*** Begin section ***
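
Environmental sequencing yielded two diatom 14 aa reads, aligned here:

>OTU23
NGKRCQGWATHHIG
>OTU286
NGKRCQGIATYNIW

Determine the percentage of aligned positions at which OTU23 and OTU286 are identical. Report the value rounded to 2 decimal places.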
*** End section ***
**Exercise objective:** Print all the data exactly.

**Task output:**
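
Environmental sequencing yielded two diatom 14 aa reads, aligned here:

>OTU23
NGKRCQGWATHHIG
>OTU286
NGKRCQGIATYNIW

Determine the percentage of aligned positions at which OTU23 and OTU286 are identical. Report the value rounded to 2 decimal places.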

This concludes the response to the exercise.